Only the lines from the one containing "Run a depth-first" to the end of the records should be given again, word for word and in full.

[Data excerpts]
:::

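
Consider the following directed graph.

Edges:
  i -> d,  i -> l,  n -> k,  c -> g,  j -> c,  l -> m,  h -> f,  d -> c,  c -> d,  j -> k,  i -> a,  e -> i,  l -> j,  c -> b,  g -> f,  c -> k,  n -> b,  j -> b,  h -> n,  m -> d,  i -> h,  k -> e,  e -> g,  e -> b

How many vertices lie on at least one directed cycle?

10

A vertex is on a directed cycle iff it belongs to a strongly connected component of size ≥ 2 (or has a self-loop).
The vertices on cycles are {c, d, e, h, i, j, k, l, m, n} — 10 in total.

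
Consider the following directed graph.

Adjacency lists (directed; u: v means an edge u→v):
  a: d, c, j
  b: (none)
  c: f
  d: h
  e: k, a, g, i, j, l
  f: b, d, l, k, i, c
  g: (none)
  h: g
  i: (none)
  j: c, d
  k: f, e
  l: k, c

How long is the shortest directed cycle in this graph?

2

For each vertex v, BFS finds the shortest path from v back to v.
The shortest such closed walk is k → e → k, length 2.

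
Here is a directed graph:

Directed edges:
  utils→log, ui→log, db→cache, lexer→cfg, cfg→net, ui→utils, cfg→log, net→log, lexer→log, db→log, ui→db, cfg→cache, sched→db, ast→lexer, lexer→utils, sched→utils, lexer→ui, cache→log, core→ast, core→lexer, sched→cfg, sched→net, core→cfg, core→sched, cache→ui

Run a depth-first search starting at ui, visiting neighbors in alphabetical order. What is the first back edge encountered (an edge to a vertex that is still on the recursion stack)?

cache->ui

DFS from ui (visiting neighbors in alphabetical order); mark gray on enter, black on exit:
ui gray
  db gray
    cache gray
      log gray
      log black
      cache→ui: ui is gray → back edge
First back edge: cache → ui.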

:::

## Answer to this problem
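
Run a depth-first search starting at ui, visiting neighbors in alphabetical order. What is the first back edge encountered (an edge to a vertex that is still on the recursion stack)?

cache->ui

DFS from ui (visiting neighbors in alphabetical order); mark gray on enter, black on exit:
ui gray
  db gray
    cache gray
      log gray
      log black
      cache→ui: ui is gray → back edge
First back edge: cache → ui.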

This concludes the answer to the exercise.